§ Information given:
--- START ---

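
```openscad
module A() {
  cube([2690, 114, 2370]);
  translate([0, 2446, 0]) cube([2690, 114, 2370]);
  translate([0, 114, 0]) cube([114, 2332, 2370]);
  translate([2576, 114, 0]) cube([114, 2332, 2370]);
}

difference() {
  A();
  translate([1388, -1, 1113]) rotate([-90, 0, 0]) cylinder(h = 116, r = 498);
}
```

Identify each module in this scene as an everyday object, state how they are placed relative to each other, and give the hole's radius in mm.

A is a house frame. The house frame has a circular hole through its front wall. The hole's radius is 498 mm.

The subtracted cylinder has r = 498 mm.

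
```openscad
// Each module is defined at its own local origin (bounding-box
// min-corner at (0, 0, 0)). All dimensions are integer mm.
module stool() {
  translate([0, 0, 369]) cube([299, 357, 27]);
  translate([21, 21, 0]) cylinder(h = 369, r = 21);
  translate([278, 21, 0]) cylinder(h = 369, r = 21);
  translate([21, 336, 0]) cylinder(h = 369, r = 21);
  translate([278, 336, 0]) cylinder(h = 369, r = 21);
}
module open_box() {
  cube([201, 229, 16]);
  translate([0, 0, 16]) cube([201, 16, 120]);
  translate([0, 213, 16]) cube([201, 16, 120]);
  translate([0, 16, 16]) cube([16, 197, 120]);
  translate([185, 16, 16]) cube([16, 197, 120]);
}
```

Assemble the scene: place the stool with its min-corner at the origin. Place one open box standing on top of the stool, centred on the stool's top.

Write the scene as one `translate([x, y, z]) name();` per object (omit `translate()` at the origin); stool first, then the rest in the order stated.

stool();
translate([49, 64, 396]) open_box();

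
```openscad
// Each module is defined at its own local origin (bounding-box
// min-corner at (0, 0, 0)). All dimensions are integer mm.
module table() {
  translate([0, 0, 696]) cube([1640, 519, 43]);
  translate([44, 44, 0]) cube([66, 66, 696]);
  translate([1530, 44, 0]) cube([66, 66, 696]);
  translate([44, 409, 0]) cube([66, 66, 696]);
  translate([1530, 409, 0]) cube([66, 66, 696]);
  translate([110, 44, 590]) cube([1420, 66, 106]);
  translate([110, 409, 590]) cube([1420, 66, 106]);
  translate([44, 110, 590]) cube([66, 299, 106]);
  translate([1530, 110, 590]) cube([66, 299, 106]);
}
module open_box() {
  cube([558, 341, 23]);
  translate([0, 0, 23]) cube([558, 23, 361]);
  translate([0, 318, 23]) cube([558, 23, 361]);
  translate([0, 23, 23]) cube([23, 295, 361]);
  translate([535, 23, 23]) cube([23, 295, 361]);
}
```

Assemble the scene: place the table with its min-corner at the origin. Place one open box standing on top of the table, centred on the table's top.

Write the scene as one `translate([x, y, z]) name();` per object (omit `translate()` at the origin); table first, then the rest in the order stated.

table();
translate([541, 89, 739]) open_box();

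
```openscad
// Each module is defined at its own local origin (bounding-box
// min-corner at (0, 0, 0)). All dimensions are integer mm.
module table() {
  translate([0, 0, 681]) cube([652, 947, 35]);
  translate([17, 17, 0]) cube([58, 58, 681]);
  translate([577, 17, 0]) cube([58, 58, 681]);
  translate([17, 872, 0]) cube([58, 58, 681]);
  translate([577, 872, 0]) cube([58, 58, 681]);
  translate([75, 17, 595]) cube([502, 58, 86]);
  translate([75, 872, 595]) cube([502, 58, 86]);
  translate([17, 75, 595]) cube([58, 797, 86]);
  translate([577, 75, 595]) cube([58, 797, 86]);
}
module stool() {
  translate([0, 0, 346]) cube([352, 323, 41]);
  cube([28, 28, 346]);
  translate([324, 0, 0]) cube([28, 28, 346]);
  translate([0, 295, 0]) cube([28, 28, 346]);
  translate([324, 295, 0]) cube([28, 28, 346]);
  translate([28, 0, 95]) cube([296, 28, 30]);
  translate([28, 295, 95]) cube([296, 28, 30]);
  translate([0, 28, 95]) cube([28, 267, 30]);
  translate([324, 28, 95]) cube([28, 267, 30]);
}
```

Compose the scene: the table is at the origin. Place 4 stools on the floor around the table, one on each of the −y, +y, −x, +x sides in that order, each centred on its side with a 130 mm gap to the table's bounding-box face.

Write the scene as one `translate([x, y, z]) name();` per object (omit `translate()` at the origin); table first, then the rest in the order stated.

table();
translate([150, -453, 0]) stool();
translate([150, 1077, 0]) stool();
translate([-482, 312, 0]) stool();
translate([782, 312, 0]) stool();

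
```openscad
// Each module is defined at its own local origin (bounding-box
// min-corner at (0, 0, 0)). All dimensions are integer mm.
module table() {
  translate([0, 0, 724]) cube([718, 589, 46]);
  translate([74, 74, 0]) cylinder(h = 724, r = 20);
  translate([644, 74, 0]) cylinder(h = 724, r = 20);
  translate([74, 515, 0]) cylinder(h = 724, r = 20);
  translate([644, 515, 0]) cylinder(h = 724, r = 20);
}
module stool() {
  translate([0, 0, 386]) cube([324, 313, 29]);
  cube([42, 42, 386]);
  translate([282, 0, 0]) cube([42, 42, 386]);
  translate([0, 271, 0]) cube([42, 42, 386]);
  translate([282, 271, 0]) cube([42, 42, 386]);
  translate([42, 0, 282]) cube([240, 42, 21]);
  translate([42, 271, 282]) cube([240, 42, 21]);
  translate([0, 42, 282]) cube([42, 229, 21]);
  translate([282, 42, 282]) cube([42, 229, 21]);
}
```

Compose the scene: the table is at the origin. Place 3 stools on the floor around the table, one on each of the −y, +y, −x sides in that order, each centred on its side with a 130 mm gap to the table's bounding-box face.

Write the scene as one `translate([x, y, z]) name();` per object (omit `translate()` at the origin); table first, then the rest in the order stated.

table();
translate([197, -443, 0]) stool();
translate([197, 719, 0]) stool();
translate([-454, 138, 0]) stool();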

--- END ---

§ Work required:
Locate and copy each line in the data above that includes the word "face".

§ Problem solution:
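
Compose the scene: the table is at the origin. Place 4 stools on the floor around the table, one on each of the −y, +y, −x, +x sides in that order, each centred on its side with a 130 mm gap to the table's bounding-box face.
Compose the scene: the table is at the origin. Place 3 stools on the floor around the table, one on each of the −y, +y, −x sides in that order, each centred on its side with a 130 mm gap to the table's bounding-box face.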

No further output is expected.